- _What this task involves_: Print exactly, and only, the lines running from the line containing "Find the formula" through the end of the records below.
=-=-=-=-=
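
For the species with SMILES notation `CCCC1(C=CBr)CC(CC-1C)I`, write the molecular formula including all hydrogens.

C11H18BrI

Heavy atoms from the SMILES: 1 Br, 11 C, 1 I.
Implicit hydrogens by atom environment:
  4 × C: 2 H each → 8
  4 × C: 1 H each → 4
  2 × C: 3 H each → 6
  1 × Br: no H
  1 × C: no H
  1 × I: no H
  Total hydrogens = 18.
Molecular formula: C11H18BrI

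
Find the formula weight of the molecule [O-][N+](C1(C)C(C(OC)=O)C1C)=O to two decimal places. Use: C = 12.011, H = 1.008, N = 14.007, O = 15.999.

Molecular formula: C7H11NO4.
M = 7×12.011 + 11×1.008 + 1×14.007 + 4×15.999 = 173.17 g/mol.

173.17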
=-=-=-=-=
- _Answer to this exercise_:
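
Find the formula weight of the molecule [O-][N+](C1(C)C(C(OC)=O)C1C)=O to two decimal places. Use: C = 12.011, H = 1.008, N = 14.007, O = 15.999.

Molecular formula: C7H11NO4.
M = 7×12.011 + 11×1.008 + 1×14.007 + 4×15.999 = 173.17 g/mol.

173.17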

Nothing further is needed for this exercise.